[Data excerpts]
________

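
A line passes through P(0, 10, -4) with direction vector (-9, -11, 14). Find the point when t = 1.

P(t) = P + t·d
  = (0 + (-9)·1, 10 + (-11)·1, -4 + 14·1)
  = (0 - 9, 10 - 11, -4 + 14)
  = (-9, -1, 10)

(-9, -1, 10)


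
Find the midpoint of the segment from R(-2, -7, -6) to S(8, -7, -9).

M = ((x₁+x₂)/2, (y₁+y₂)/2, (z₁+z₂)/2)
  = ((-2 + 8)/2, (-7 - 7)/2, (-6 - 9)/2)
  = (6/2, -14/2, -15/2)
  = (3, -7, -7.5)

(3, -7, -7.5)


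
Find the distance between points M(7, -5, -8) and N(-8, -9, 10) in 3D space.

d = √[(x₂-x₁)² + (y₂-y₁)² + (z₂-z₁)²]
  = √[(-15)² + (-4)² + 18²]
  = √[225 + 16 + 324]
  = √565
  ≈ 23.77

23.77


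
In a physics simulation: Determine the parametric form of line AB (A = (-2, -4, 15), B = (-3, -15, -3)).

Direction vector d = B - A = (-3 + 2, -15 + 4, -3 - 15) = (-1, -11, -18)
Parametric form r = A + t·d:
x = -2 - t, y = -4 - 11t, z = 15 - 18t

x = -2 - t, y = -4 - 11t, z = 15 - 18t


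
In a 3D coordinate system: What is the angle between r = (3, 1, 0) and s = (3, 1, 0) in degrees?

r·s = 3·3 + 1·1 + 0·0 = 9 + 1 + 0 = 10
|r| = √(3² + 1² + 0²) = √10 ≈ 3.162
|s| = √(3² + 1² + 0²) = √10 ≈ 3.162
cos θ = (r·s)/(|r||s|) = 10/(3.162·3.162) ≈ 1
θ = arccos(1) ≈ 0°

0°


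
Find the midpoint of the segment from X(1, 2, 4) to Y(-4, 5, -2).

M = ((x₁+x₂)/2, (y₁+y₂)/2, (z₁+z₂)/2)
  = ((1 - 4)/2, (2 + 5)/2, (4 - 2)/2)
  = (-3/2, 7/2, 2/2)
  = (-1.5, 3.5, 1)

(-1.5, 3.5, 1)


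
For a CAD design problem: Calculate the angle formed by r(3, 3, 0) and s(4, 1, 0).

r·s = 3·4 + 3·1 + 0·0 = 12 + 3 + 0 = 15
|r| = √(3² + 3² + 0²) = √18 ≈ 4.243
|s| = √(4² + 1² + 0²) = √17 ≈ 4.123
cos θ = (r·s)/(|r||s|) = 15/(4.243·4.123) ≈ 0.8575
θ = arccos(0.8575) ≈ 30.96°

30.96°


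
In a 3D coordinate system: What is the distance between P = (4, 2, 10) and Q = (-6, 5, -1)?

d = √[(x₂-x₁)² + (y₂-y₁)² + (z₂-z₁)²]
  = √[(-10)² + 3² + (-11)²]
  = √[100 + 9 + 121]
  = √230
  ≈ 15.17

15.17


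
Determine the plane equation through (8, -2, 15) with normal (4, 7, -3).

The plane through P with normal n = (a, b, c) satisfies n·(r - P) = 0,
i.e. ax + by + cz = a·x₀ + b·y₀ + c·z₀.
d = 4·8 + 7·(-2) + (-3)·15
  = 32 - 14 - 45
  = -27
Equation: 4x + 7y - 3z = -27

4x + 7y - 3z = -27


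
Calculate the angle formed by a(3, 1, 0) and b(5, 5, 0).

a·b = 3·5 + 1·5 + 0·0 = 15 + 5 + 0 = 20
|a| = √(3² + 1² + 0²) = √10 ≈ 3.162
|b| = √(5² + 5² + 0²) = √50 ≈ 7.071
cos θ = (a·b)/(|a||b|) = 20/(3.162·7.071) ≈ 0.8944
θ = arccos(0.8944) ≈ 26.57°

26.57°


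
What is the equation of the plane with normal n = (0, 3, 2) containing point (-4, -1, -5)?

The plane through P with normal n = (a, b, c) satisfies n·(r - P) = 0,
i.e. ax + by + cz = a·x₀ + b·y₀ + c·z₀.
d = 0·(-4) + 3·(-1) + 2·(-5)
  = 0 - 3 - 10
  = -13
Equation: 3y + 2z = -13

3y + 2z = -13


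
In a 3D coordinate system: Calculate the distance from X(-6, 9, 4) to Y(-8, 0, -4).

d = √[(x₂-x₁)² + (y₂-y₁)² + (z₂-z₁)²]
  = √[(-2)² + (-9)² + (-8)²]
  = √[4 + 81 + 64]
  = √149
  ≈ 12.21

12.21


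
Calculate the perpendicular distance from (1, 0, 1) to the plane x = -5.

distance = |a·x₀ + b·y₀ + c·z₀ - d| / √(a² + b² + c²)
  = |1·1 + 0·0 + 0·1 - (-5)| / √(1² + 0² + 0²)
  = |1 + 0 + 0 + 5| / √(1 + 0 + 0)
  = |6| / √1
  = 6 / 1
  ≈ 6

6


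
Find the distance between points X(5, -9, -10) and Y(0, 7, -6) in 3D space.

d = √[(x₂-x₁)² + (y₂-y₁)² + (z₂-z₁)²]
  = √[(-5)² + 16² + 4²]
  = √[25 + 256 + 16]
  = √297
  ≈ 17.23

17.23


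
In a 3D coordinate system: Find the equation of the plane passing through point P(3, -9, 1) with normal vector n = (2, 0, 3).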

________

_WORK REQUIRED_
In the answer, every line above should be retyped exactly.

_RESPONSE TO THE TASK_
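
A line passes through P(0, 10, -4) with direction vector (-9, -11, 14). Find the point when t = 1.

P(t) = P + t·d
  = (0 + (-9)·1, 10 + (-11)·1, -4 + 14·1)
  = (0 - 9, 10 - 11, -4 + 14)
  = (-9, -1, 10)

(-9, -1, 10)


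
Find the midpoint of the segment from R(-2, -7, -6) to S(8, -7, -9).

M = ((x₁+x₂)/2, (y₁+y₂)/2, (z₁+z₂)/2)
  = ((-2 + 8)/2, (-7 - 7)/2, (-6 - 9)/2)
  = (6/2, -14/2, -15/2)
  = (3, -7, -7.5)

(3, -7, -7.5)


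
Find the distance between points M(7, -5, -8) and N(-8, -9, 10) in 3D space.

d = √[(x₂-x₁)² + (y₂-y₁)² + (z₂-z₁)²]
  = √[(-15)² + (-4)² + 18²]
  = √[225 + 16 + 324]
  = √565
  ≈ 23.77

23.77


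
In a physics simulation: Determine the parametric form of line AB (A = (-2, -4, 15), B = (-3, -15, -3)).

Direction vector d = B - A = (-3 + 2, -15 + 4, -3 - 15) = (-1, -11, -18)
Parametric form r = A + t·d:
x = -2 - t, y = -4 - 11t, z = 15 - 18t

x = -2 - t, y = -4 - 11t, z = 15 - 18t


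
In a 3D coordinate system: What is the angle between r = (3, 1, 0) and s = (3, 1, 0) in degrees?

r·s = 3·3 + 1·1 + 0·0 = 9 + 1 + 0 = 10
|r| = √(3² + 1² + 0²) = √10 ≈ 3.162
|s| = √(3² + 1² + 0²) = √10 ≈ 3.162
cos θ = (r·s)/(|r||s|) = 10/(3.162·3.162) ≈ 1
θ = arccos(1) ≈ 0°

0°


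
Find the midpoint of the segment from X(1, 2, 4) to Y(-4, 5, -2).

M = ((x₁+x₂)/2, (y₁+y₂)/2, (z₁+z₂)/2)
  = ((1 - 4)/2, (2 + 5)/2, (4 - 2)/2)
  = (-3/2, 7/2, 2/2)
  = (-1.5, 3.5, 1)

(-1.5, 3.5, 1)


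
For a CAD design problem: Calculate the angle formed by r(3, 3, 0) and s(4, 1, 0).

r·s = 3·4 + 3·1 + 0·0 = 12 + 3 + 0 = 15
|r| = √(3² + 3² + 0²) = √18 ≈ 4.243
|s| = √(4² + 1² + 0²) = √17 ≈ 4.123
cos θ = (r·s)/(|r||s|) = 15/(4.243·4.123) ≈ 0.8575
θ = arccos(0.8575) ≈ 30.96°

30.96°


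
In a 3D coordinate system: What is the distance between P = (4, 2, 10) and Q = (-6, 5, -1)?

d = √[(x₂-x₁)² + (y₂-y₁)² + (z₂-z₁)²]
  = √[(-10)² + 3² + (-11)²]
  = √[100 + 9 + 121]
  = √230
  ≈ 15.17

15.17


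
Determine the plane equation through (8, -2, 15) with normal (4, 7, -3).

The plane through P with normal n = (a, b, c) satisfies n·(r - P) = 0,
i.e. ax + by + cz = a·x₀ + b·y₀ + c·z₀.
d = 4·8 + 7·(-2) + (-3)·15
  = 32 - 14 - 45
  = -27
Equation: 4x + 7y - 3z = -27

4x + 7y - 3z = -27


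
Calculate the angle formed by a(3, 1, 0) and b(5, 5, 0).

a·b = 3·5 + 1·5 + 0·0 = 15 + 5 + 0 = 20
|a| = √(3² + 1² + 0²) = √10 ≈ 3.162
|b| = √(5² + 5² + 0²) = √50 ≈ 7.071
cos θ = (a·b)/(|a||b|) = 20/(3.162·7.071) ≈ 0.8944
θ = arccos(0.8944) ≈ 26.57°

26.57°


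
What is the equation of the plane with normal n = (0, 3, 2) containing point (-4, -1, -5)?

The plane through P with normal n = (a, b, c) satisfies n·(r - P) = 0,
i.e. ax + by + cz = a·x₀ + b·y₀ + c·z₀.
d = 0·(-4) + 3·(-1) + 2·(-5)
  = 0 - 3 - 10
  = -13
Equation: 3y + 2z = -13

3y + 2z = -13


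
In a 3D coordinate system: Calculate the distance from X(-6, 9, 4) to Y(-8, 0, -4).

d = √[(x₂-x₁)² + (y₂-y₁)² + (z₂-z₁)²]
  = √[(-2)² + (-9)² + (-8)²]
  = √[4 + 81 + 64]
  = √149
  ≈ 12.21

12.21


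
Calculate the perpendicular distance from (1, 0, 1) to the plane x = -5.

distance = |a·x₀ + b·y₀ + c·z₀ - d| / √(a² + b² + c²)
  = |1·1 + 0·0 + 0·1 - (-5)| / √(1² + 0² + 0²)
  = |1 + 0 + 0 + 5| / √(1 + 0 + 0)
  = |6| / √1
  = 6 / 1
  ≈ 6

6


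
Find the distance between points X(5, -9, -10) and Y(0, 7, -6) in 3D space.

d = √[(x₂-x₁)² + (y₂-y₁)² + (z₂-z₁)²]
  = √[(-5)² + 16² + 4²]
  = √[25 + 256 + 16]
  = √297
  ≈ 17.23

17.23


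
In a 3D coordinate system: Find the equation of the plane passing through point P(3, -9, 1) with normal vector n = (2, 0, 3).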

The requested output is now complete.